= Description of the task =
Print, exactly as given, each line of the data from the line containing "Find the length" up to and including its last line.

= Extracted data =
▼
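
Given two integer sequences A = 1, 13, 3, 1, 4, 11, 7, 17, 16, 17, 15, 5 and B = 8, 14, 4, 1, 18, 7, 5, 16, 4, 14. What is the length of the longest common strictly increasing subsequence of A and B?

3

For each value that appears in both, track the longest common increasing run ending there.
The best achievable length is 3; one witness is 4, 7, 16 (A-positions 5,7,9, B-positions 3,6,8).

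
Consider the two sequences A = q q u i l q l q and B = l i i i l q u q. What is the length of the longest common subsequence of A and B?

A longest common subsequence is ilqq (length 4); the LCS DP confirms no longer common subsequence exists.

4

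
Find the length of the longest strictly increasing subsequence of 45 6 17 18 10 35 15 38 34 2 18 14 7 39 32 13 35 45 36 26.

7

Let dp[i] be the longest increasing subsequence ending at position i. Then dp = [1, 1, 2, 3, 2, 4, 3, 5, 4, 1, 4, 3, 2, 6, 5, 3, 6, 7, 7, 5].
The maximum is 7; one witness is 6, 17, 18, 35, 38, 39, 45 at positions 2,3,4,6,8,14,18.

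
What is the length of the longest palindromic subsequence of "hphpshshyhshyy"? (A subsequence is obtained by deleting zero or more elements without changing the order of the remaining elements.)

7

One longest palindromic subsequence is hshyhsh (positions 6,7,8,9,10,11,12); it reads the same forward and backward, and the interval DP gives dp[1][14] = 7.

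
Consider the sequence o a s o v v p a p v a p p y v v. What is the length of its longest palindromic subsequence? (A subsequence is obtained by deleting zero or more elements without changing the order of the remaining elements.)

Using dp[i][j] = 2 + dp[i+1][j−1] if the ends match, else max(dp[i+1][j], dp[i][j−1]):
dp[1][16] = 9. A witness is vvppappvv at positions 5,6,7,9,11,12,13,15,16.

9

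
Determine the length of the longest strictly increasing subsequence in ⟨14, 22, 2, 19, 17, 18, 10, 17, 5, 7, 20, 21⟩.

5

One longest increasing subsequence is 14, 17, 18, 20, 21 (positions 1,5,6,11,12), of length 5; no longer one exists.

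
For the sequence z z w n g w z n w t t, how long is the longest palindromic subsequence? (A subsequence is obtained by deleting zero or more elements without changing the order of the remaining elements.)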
▲
= Result of this exercise =
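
Find the length of the longest strictly increasing subsequence of 45 6 17 18 10 35 15 38 34 2 18 14 7 39 32 13 35 45 36 26.

7

Let dp[i] be the longest increasing subsequence ending at position i. Then dp = [1, 1, 2, 3, 2, 4, 3, 5, 4, 1, 4, 3, 2, 6, 5, 3, 6, 7, 7, 5].
The maximum is 7; one witness is 6, 17, 18, 35, 38, 39, 45 at positions 2,3,4,6,8,14,18.

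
What is the length of the longest palindromic subsequence of "hphpshshyhshyy"? (A subsequence is obtained by deleting zero or more elements without changing the order of the remaining elements.)

7

One longest palindromic subsequence is hshyhsh (positions 6,7,8,9,10,11,12); it reads the same forward and backward, and the interval DP gives dp[1][14] = 7.

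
Consider the sequence o a s o v v p a p v a p p y v v. What is the length of its longest palindromic subsequence? (A subsequence is obtained by deleting zero or more elements without changing the order of the remaining elements.)

Using dp[i][j] = 2 + dp[i+1][j−1] if the ends match, else max(dp[i+1][j], dp[i][j−1]):
dp[1][16] = 9. A witness is vvppappvv at positions 5,6,7,9,11,12,13,15,16.

9

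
Determine the length of the longest strictly increasing subsequence in ⟨14, 22, 2, 19, 17, 18, 10, 17, 5, 7, 20, 21⟩.

5

One longest increasing subsequence is 14, 17, 18, 20, 21 (positions 1,5,6,11,12), of length 5; no longer one exists.

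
For the sequence z z w n g w z n w t t, how long is the longest palindromic subsequence? (A subsequence is obtained by deleting zero or more elements without changing the order of the remaining elements.)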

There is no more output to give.